Exercise details: From the first entry to the last, copy each one exactly.

Collected data entries:
○ ○ ○ ○ ○ ○ ○
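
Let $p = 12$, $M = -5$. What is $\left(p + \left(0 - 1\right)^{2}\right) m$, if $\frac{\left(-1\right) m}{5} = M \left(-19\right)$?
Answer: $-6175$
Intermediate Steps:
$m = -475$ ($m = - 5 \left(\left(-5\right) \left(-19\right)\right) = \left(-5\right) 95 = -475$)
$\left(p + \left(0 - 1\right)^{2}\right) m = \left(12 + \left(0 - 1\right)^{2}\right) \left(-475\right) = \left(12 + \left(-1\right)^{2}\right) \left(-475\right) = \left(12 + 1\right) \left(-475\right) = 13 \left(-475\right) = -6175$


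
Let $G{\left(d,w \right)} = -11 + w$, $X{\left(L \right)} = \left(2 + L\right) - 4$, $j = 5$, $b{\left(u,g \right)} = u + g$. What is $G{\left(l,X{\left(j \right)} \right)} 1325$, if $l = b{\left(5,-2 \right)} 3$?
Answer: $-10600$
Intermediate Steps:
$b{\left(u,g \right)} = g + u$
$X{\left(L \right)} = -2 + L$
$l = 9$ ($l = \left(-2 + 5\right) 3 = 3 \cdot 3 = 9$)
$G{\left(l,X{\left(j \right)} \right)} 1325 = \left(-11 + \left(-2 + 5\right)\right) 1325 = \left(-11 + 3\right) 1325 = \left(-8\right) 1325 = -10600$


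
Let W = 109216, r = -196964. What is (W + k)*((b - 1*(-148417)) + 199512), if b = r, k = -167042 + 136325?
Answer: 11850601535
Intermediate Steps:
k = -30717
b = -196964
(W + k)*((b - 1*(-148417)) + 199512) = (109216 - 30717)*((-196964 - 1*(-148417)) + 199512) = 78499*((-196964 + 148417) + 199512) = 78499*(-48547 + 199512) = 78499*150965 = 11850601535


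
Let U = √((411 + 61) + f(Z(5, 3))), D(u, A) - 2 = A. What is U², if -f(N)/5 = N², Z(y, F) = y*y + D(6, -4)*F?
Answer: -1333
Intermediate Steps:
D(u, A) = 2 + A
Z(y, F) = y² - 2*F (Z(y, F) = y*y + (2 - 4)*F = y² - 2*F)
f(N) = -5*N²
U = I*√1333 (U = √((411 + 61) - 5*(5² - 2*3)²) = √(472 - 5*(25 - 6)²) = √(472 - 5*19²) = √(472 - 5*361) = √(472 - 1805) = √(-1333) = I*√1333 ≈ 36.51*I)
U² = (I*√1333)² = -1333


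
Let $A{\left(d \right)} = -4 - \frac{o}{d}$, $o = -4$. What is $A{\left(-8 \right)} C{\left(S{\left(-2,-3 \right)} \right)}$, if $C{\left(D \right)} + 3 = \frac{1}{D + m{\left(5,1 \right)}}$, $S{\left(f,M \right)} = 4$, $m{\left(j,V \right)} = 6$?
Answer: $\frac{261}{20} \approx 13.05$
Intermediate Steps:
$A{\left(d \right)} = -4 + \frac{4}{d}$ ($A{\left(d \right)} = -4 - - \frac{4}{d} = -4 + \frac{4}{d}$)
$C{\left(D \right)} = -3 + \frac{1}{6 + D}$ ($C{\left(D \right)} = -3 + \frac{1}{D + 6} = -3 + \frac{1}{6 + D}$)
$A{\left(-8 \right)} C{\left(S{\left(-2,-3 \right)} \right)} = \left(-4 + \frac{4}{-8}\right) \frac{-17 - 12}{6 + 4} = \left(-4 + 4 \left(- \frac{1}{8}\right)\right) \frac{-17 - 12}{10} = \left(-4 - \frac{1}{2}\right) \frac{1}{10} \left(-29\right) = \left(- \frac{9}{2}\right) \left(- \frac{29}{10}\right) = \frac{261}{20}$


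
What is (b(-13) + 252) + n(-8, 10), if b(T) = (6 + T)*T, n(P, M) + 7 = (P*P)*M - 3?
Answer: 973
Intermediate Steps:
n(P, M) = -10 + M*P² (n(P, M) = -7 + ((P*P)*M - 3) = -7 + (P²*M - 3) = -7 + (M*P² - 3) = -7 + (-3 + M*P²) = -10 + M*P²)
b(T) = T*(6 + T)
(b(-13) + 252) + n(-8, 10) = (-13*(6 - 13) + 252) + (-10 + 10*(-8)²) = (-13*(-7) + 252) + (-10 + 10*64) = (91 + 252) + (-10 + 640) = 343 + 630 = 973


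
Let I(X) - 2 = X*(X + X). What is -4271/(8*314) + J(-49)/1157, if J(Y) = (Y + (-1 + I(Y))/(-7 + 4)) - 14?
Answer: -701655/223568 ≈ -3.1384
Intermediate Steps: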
○ ○ ○ ○ ○ ○ ○
Task answer:
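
Let $p = 12$, $M = -5$. What is $\left(p + \left(0 - 1\right)^{2}\right) m$, if $\frac{\left(-1\right) m}{5} = M \left(-19\right)$?
Answer: $-6175$
Intermediate Steps:
$m = -475$ ($m = - 5 \left(\left(-5\right) \left(-19\right)\right) = \left(-5\right) 95 = -475$)
$\left(p + \left(0 - 1\right)^{2}\right) m = \left(12 + \left(0 - 1\right)^{2}\right) \left(-475\right) = \left(12 + \left(-1\right)^{2}\right) \left(-475\right) = \left(12 + 1\right) \left(-475\right) = 13 \left(-475\right) = -6175$


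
Let $G{\left(d,w \right)} = -11 + w$, $X{\left(L \right)} = \left(2 + L\right) - 4$, $j = 5$, $b{\left(u,g \right)} = u + g$. What is $G{\left(l,X{\left(j \right)} \right)} 1325$, if $l = b{\left(5,-2 \right)} 3$?
Answer: $-10600$
Intermediate Steps:
$b{\left(u,g \right)} = g + u$
$X{\left(L \right)} = -2 + L$
$l = 9$ ($l = \left(-2 + 5\right) 3 = 3 \cdot 3 = 9$)
$G{\left(l,X{\left(j \right)} \right)} 1325 = \left(-11 + \left(-2 + 5\right)\right) 1325 = \left(-11 + 3\right) 1325 = \left(-8\right) 1325 = -10600$


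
Let W = 109216, r = -196964. What is (W + k)*((b - 1*(-148417)) + 199512), if b = r, k = -167042 + 136325?
Answer: 11850601535
Intermediate Steps:
k = -30717
b = -196964
(W + k)*((b - 1*(-148417)) + 199512) = (109216 - 30717)*((-196964 - 1*(-148417)) + 199512) = 78499*((-196964 + 148417) + 199512) = 78499*(-48547 + 199512) = 78499*150965 = 11850601535


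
Let U = √((411 + 61) + f(Z(5, 3))), D(u, A) - 2 = A. What is U², if -f(N)/5 = N², Z(y, F) = y*y + D(6, -4)*F?
Answer: -1333
Intermediate Steps:
D(u, A) = 2 + A
Z(y, F) = y² - 2*F (Z(y, F) = y*y + (2 - 4)*F = y² - 2*F)
f(N) = -5*N²
U = I*√1333 (U = √((411 + 61) - 5*(5² - 2*3)²) = √(472 - 5*(25 - 6)²) = √(472 - 5*19²) = √(472 - 5*361) = √(472 - 1805) = √(-1333) = I*√1333 ≈ 36.51*I)
U² = (I*√1333)² = -1333


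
Let $A{\left(d \right)} = -4 - \frac{o}{d}$, $o = -4$. What is $A{\left(-8 \right)} C{\left(S{\left(-2,-3 \right)} \right)}$, if $C{\left(D \right)} + 3 = \frac{1}{D + m{\left(5,1 \right)}}$, $S{\left(f,M \right)} = 4$, $m{\left(j,V \right)} = 6$?
Answer: $\frac{261}{20} \approx 13.05$
Intermediate Steps:
$A{\left(d \right)} = -4 + \frac{4}{d}$ ($A{\left(d \right)} = -4 - - \frac{4}{d} = -4 + \frac{4}{d}$)
$C{\left(D \right)} = -3 + \frac{1}{6 + D}$ ($C{\left(D \right)} = -3 + \frac{1}{D + 6} = -3 + \frac{1}{6 + D}$)
$A{\left(-8 \right)} C{\left(S{\left(-2,-3 \right)} \right)} = \left(-4 + \frac{4}{-8}\right) \frac{-17 - 12}{6 + 4} = \left(-4 + 4 \left(- \frac{1}{8}\right)\right) \frac{-17 - 12}{10} = \left(-4 - \frac{1}{2}\right) \frac{1}{10} \left(-29\right) = \left(- \frac{9}{2}\right) \left(- \frac{29}{10}\right) = \frac{261}{20}$


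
What is (b(-13) + 252) + n(-8, 10), if b(T) = (6 + T)*T, n(P, M) + 7 = (P*P)*M - 3?
Answer: 973
Intermediate Steps:
n(P, M) = -10 + M*P² (n(P, M) = -7 + ((P*P)*M - 3) = -7 + (P²*M - 3) = -7 + (M*P² - 3) = -7 + (-3 + M*P²) = -10 + M*P²)
b(T) = T*(6 + T)
(b(-13) + 252) + n(-8, 10) = (-13*(6 - 13) + 252) + (-10 + 10*(-8)²) = (-13*(-7) + 252) + (-10 + 10*64) = (91 + 252) + (-10 + 640) = 343 + 630 = 973


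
Let I(X) - 2 = X*(X + X). What is -4271/(8*314) + J(-49)/1157, if J(Y) = (Y + (-1 + I(Y))/(-7 + 4)) - 14?
Answer: -701655/223568 ≈ -3.1384
Intermediate Steps: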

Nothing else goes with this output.